▸ WHAT THE EXERCISE ASKS
Go through the listing below and say how many lines include "each". Give the number by itself.
**** RECORDS ****
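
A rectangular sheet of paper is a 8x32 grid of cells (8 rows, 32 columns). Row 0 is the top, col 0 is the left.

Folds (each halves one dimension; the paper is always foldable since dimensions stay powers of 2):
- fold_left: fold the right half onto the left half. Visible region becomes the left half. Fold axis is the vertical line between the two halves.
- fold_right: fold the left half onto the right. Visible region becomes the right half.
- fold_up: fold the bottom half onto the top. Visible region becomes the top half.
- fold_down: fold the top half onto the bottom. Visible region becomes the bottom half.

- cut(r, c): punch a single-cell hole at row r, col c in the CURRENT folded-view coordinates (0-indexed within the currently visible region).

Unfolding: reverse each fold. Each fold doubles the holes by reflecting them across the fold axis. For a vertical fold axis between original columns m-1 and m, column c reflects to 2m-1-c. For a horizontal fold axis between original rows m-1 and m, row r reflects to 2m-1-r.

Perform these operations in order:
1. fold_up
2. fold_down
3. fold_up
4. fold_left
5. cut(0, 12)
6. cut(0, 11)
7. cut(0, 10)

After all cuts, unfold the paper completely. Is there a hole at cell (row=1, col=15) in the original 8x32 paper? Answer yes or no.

Op 1 fold_up: fold axis h@4; visible region now rows[0,4) x cols[0,32) = 4x32
Op 2 fold_down: fold axis h@2; visible region now rows[2,4) x cols[0,32) = 2x32
Op 3 fold_up: fold axis h@3; visible region now rows[2,3) x cols[0,32) = 1x32
Op 4 fold_left: fold axis v@16; visible region now rows[2,3) x cols[0,16) = 1x16
Op 5 cut(0, 12): punch at orig (2,12); cuts so far [(2, 12)]; region rows[2,3) x cols[0,16) = 1x16
Op 6 cut(0, 11): punch at orig (2,11); cuts so far [(2, 11), (2, 12)]; region rows[2,3) x cols[0,16) = 1x16
Op 7 cut(0, 10): punch at orig (2,10); cuts so far [(2, 10), (2, 11), (2, 12)]; region rows[2,3) x cols[0,16) = 1x16
Unfold 1 (reflect across v@16): 6 holes -> [(2, 10), (2, 11), (2, 12), (2, 19), (2, 20), (2, 21)]
Unfold 2 (reflect across h@3): 12 holes -> [(2, 10), (2, 11), (2, 12), (2, 19), (2, 20), (2, 21), (3, 10), (3, 11), (3, 12), (3, 19), (3, 20), (3, 21)]
Unfold 3 (reflect across h@2): 24 holes -> [(0, 10), (0, 11), (0, 12), (0, 19), (0, 20), (0, 21), (1, 10), (1, 11), (1, 12), (1, 19), (1, 20), (1, 21), (2, 10), (2, 11), (2, 12), (2, 19), (2, 20), (2, 21), (3, 10), (3, 11), (3, 12), (3, 19), (3, 20), (3, 21)]
Unfold 4 (reflect across h@4): 48 holes -> [(0, 10), (0, 11), (0, 12), (0, 19), (0, 20), (0, 21), (1, 10), (1, 11), (1, 12), (1, 19), (1, 20), (1, 21), (2, 10), (2, 11), (2, 12), (2, 19), (2, 20), (2, 21), (3, 10), (3, 11), (3, 12), (3, 19), (3, 20), (3, 21), (4, 10), (4, 11), (4, 12), (4, 19), (4, 20), (4, 21), (5, 10), (5, 11), (5, 12), (5, 19), (5, 20), (5, 21), (6, 10), (6, 11), (6, 12), (6, 19), (6, 20), (6, 21), (7, 10), (7, 11), (7, 12), (7, 19), (7, 20), (7, 21)]
Holes: [(0, 10), (0, 11), (0, 12), (0, 19), (0, 20), (0, 21), (1, 10), (1, 11), (1, 12), (1, 19), (1, 20), (1, 21), (2, 10), (2, 11), (2, 12), (2, 19), (2, 20), (2, 21), (3, 10), (3, 11), (3, 12), (3, 19), (3, 20), (3, 21), (4, 10), (4, 11), (4, 12), (4, 19), (4, 20), (4, 21), (5, 10), (5, 11), (5, 12), (5, 19), (5, 20), (5, 21), (6, 10), (6, 11), (6, 12), (6, 19), (6, 20), (6, 21), (7, 10), (7, 11), (7, 12), (7, 19), (7, 20), (7, 21)]

Answer: no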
****
▸ PROBLEM SOLUTION
2